Look for "based" in each line of the entries, and return the matching lines.

========================================================================

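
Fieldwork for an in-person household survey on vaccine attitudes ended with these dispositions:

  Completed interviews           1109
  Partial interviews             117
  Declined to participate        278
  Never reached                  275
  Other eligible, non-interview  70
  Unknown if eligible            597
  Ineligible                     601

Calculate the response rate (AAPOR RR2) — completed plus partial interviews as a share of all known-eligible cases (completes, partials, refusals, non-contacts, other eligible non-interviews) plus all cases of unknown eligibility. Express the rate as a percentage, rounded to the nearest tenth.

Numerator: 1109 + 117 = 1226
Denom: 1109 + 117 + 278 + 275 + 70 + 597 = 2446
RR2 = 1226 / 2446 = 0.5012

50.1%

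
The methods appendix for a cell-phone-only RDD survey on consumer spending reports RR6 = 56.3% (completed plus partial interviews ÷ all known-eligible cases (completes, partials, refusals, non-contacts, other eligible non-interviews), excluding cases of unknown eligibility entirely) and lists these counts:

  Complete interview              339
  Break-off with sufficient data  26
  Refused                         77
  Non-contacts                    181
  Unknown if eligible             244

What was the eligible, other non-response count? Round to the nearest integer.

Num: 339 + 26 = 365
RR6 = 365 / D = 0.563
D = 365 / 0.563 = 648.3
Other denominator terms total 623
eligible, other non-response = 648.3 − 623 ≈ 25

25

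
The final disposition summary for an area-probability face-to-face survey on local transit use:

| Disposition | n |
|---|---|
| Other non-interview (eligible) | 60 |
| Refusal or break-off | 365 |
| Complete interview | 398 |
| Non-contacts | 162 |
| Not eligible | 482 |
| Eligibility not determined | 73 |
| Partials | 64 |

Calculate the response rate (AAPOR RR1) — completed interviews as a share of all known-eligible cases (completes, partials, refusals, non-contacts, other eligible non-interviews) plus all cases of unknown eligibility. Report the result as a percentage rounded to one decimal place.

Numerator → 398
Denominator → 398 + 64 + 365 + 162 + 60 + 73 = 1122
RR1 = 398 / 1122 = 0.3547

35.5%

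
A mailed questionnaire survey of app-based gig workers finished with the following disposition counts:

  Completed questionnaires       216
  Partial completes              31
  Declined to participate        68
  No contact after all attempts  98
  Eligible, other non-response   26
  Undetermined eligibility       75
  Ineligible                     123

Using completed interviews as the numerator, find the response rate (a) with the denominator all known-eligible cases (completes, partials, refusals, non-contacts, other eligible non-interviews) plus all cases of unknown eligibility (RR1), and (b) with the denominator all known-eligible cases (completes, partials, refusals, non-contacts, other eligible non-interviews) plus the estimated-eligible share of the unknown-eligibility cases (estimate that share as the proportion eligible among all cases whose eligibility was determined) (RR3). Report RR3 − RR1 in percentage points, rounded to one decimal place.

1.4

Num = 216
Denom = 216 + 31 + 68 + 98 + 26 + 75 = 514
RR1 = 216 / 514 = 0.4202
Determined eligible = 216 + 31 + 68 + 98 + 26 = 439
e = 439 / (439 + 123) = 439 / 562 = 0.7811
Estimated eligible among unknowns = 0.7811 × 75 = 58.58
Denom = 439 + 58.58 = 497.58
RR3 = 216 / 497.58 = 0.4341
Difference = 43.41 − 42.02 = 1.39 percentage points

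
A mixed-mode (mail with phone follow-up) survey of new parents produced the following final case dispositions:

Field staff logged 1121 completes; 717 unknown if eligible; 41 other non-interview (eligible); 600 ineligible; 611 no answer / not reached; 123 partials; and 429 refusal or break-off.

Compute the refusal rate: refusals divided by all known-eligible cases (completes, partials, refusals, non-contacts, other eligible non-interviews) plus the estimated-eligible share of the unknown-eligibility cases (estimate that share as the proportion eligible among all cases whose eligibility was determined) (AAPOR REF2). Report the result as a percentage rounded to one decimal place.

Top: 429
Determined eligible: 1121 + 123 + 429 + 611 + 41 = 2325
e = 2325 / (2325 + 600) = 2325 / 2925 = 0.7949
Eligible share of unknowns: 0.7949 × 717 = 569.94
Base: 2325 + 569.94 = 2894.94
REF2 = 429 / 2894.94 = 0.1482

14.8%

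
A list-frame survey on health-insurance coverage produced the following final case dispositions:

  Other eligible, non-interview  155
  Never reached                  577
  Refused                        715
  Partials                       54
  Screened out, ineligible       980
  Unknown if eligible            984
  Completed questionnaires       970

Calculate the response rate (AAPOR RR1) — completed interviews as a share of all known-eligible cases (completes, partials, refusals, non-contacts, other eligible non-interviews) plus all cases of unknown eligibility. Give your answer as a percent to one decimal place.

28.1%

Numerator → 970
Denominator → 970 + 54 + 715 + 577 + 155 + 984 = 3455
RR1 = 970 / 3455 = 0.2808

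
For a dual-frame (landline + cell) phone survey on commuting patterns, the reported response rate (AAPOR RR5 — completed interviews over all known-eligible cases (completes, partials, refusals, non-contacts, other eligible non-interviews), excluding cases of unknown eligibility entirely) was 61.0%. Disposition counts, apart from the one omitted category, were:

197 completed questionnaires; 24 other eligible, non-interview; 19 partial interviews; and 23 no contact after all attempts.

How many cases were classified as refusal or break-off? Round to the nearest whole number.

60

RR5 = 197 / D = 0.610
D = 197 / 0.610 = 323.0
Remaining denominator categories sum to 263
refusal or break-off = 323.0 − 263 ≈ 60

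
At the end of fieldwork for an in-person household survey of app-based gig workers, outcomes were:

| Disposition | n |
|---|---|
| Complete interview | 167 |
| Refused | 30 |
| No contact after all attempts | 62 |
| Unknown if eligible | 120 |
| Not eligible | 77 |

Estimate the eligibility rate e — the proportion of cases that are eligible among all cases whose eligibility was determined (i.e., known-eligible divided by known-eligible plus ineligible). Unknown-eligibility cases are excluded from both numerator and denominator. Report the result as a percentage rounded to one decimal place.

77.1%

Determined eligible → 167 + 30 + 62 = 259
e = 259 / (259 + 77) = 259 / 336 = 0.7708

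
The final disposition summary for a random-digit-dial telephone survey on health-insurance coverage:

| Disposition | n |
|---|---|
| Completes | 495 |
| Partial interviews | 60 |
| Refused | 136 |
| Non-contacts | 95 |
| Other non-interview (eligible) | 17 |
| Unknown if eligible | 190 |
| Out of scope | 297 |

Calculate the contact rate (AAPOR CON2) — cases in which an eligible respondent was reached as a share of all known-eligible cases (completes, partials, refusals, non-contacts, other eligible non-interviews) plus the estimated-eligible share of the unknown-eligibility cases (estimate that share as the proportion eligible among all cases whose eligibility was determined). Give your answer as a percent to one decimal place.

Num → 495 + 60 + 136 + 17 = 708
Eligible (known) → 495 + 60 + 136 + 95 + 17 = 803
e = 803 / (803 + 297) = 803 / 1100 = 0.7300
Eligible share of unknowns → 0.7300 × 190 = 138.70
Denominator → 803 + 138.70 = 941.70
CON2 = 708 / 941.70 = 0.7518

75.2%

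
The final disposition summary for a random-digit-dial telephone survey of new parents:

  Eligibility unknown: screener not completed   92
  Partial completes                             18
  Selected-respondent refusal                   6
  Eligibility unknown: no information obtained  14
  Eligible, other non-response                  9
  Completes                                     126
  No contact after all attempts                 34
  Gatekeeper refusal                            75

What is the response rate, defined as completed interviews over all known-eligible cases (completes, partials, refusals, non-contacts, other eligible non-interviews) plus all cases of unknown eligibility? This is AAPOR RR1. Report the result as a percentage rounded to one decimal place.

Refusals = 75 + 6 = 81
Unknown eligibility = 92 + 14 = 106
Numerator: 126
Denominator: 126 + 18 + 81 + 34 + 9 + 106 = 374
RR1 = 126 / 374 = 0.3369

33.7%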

========================================================================

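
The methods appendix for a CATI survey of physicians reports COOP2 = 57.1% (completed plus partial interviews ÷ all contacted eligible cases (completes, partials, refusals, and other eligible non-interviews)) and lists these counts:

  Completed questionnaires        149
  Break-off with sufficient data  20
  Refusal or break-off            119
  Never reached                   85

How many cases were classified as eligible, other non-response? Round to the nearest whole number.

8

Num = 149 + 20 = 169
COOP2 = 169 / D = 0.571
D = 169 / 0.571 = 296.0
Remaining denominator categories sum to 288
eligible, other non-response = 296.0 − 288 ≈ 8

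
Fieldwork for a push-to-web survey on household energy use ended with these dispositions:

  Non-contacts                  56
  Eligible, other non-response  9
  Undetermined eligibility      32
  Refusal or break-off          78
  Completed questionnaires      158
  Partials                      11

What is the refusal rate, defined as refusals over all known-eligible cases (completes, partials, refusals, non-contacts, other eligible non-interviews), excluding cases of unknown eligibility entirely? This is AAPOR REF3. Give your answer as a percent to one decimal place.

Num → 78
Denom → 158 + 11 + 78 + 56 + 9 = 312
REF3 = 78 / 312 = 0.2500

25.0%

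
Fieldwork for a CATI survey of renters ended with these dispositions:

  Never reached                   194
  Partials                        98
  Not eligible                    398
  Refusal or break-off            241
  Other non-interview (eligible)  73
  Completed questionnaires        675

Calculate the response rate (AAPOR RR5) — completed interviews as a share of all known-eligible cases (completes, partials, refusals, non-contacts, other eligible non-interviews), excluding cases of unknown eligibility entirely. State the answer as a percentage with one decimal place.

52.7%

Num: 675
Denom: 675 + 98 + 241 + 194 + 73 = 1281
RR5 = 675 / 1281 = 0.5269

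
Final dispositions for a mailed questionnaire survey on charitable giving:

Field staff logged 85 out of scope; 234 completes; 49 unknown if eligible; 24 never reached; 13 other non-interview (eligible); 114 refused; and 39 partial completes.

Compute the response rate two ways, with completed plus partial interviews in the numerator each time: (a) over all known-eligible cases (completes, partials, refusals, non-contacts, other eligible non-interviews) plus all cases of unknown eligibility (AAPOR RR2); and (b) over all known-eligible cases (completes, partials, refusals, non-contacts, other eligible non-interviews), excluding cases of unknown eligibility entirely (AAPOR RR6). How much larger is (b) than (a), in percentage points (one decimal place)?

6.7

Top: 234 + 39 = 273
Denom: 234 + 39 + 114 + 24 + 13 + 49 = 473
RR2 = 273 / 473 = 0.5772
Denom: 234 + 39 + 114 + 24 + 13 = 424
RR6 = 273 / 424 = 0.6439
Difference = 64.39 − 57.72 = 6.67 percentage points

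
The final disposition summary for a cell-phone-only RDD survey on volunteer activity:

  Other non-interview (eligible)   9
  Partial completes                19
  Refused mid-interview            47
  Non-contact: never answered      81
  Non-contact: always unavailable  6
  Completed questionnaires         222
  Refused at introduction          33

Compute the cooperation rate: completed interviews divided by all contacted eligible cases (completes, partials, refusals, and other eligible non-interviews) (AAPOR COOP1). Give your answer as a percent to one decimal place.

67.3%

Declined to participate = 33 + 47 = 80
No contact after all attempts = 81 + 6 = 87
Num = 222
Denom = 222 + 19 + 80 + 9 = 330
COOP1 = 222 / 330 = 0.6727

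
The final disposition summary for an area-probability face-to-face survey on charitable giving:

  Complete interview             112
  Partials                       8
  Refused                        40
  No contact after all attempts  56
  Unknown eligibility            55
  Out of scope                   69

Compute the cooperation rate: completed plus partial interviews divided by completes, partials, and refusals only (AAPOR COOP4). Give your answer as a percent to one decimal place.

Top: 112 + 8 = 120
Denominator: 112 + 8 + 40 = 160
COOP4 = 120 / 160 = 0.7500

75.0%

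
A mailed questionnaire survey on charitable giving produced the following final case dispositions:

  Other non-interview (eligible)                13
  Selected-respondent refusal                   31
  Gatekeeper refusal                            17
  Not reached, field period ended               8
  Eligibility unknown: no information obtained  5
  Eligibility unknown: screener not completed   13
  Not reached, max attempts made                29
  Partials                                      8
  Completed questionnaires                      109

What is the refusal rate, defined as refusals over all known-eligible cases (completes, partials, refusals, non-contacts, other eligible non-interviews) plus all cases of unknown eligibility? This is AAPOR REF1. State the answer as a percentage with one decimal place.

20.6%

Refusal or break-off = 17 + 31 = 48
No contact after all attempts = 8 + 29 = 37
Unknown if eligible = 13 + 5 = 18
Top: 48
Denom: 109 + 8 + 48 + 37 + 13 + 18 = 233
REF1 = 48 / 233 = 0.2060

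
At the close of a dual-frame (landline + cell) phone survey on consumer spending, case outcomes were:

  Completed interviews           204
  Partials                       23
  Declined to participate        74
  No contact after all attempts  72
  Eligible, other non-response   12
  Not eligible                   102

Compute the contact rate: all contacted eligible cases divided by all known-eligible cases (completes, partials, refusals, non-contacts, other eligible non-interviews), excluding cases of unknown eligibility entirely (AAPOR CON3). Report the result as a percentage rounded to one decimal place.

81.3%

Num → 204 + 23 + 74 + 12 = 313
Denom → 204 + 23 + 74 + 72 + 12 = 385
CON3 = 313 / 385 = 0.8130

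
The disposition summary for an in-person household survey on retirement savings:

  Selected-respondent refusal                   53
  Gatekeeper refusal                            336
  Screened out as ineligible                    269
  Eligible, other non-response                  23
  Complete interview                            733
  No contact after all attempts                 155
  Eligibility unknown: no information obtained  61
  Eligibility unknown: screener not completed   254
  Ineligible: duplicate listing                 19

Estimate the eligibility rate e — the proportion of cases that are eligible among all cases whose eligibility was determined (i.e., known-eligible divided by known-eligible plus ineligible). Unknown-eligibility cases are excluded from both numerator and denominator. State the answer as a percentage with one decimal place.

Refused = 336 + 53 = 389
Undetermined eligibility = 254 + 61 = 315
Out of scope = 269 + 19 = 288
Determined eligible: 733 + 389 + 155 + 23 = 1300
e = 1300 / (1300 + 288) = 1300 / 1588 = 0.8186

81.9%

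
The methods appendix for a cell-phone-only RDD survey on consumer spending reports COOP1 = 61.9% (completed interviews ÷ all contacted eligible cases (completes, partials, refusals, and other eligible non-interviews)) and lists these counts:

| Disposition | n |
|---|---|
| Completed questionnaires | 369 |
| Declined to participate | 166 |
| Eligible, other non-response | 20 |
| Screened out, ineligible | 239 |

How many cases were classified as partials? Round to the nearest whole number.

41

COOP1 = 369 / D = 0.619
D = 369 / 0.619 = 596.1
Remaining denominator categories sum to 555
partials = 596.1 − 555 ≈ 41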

========================================================================

EXERCISE RESULT:
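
A mailed questionnaire survey of app-based gig workers finished with the following disposition counts:
At the end of fieldwork for an in-person household survey of app-based gig workers, outcomes were: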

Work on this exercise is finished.